Your assignment: Only one number is wanted here: how many lines of the data hold "substituted".

Data excerpts:
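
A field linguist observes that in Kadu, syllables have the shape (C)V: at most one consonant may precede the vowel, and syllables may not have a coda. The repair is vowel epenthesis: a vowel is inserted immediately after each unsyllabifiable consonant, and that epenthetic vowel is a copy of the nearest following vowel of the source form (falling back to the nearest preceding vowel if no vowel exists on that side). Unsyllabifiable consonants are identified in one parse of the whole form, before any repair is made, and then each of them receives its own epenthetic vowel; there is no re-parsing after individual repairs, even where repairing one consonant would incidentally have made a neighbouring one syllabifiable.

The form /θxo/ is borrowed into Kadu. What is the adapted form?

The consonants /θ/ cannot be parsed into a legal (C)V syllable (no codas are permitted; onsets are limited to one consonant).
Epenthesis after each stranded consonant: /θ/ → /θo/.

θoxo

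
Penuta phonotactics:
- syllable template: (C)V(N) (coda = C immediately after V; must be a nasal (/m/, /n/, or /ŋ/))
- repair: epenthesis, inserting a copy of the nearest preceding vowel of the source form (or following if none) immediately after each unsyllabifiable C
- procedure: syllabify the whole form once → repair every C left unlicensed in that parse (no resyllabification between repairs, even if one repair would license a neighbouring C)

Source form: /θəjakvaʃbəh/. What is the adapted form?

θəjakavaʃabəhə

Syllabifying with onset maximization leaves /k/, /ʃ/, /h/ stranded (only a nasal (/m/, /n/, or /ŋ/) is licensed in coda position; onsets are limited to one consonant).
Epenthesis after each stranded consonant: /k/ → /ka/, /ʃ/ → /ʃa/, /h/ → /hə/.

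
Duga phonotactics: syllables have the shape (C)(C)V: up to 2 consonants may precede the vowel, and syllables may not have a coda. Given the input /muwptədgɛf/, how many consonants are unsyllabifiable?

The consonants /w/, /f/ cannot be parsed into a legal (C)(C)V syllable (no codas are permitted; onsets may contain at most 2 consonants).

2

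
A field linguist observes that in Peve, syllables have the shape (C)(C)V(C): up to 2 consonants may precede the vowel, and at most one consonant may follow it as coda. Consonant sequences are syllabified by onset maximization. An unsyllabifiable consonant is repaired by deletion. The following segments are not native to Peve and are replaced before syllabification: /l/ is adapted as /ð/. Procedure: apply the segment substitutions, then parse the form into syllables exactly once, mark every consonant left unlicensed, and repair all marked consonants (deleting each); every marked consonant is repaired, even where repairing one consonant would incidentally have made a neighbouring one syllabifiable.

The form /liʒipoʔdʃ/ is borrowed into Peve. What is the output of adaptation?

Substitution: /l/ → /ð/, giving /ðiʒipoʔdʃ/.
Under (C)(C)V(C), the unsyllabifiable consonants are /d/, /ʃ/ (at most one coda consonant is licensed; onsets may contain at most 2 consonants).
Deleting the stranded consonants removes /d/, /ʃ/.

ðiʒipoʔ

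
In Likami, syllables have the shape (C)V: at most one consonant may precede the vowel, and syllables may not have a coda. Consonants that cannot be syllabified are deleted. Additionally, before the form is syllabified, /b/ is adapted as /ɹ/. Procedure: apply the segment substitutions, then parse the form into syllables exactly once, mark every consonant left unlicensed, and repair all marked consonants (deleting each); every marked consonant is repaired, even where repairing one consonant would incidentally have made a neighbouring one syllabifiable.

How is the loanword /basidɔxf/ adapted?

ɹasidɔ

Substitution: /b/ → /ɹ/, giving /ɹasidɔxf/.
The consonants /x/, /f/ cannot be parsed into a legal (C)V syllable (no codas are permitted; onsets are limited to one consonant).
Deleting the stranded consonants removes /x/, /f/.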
--
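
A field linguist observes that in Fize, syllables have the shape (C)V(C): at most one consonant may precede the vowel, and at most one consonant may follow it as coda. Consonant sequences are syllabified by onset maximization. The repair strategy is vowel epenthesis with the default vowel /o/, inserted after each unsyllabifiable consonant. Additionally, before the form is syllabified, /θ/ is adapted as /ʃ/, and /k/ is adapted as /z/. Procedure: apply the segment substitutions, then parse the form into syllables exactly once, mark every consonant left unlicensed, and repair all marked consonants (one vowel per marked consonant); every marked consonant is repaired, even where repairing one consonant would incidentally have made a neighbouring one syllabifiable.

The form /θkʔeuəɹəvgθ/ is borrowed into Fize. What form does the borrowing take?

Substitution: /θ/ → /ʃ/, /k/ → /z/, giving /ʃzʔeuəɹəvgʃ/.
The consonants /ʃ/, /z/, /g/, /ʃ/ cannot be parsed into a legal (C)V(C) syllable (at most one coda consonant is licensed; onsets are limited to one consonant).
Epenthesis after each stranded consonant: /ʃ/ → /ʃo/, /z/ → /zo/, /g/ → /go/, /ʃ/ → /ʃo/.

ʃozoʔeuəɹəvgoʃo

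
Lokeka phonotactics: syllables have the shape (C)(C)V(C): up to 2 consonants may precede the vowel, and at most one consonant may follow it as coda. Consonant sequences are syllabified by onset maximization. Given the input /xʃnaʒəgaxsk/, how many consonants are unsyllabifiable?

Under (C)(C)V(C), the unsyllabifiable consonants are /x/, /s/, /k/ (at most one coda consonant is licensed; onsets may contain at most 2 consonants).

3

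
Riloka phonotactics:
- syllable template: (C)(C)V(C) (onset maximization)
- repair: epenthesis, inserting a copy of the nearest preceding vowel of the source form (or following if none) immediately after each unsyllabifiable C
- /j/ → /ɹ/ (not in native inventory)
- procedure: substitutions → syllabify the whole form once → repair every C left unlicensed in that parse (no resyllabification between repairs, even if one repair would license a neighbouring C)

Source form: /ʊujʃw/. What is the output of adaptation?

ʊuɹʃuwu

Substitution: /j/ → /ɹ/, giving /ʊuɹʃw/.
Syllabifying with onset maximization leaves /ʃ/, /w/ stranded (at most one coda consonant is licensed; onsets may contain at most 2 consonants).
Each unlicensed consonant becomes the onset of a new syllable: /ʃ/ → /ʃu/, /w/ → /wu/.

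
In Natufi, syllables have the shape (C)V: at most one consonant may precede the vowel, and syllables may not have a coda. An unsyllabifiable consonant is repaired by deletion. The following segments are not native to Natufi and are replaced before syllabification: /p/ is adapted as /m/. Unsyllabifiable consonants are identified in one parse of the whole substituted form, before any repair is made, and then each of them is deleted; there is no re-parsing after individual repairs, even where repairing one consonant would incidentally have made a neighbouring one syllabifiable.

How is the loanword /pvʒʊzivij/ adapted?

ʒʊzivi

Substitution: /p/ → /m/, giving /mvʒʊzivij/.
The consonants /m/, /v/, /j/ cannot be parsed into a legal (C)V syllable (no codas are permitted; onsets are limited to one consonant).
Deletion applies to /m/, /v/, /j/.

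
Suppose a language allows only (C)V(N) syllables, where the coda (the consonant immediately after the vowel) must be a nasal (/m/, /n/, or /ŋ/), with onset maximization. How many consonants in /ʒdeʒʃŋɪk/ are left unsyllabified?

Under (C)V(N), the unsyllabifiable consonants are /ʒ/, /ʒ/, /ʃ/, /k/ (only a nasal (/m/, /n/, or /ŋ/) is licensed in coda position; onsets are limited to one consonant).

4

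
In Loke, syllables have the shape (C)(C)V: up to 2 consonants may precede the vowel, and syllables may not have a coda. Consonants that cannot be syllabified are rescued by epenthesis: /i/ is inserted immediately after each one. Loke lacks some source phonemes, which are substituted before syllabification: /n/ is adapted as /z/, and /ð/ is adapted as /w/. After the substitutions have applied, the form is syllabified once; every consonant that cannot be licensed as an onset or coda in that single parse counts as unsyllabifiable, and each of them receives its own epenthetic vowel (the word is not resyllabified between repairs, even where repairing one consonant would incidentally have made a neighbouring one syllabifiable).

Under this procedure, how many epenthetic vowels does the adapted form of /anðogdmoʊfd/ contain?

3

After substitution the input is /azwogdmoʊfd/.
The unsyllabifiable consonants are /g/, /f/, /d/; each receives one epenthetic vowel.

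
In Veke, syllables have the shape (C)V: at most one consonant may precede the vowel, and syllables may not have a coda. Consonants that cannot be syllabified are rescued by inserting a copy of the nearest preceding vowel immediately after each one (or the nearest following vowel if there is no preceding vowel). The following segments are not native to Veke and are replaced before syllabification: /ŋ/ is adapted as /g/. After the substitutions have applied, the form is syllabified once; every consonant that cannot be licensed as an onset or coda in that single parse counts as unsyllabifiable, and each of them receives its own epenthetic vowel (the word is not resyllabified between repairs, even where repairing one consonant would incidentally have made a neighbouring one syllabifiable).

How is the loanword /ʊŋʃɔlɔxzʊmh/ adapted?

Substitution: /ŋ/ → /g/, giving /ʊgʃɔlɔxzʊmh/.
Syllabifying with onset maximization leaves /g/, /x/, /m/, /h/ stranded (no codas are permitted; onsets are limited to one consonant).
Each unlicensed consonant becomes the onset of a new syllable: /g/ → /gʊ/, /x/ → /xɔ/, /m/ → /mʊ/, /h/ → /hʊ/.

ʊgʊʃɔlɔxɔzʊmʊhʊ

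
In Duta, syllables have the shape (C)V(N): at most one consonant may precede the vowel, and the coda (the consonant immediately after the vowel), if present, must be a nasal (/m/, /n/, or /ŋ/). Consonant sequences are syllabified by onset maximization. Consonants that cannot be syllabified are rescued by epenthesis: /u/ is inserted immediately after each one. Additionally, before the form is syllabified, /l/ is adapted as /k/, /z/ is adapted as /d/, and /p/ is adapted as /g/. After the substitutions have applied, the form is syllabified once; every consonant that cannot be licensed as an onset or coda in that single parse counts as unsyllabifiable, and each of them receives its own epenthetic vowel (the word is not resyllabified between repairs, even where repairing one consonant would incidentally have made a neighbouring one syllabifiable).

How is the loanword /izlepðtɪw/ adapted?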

Worked solution: 2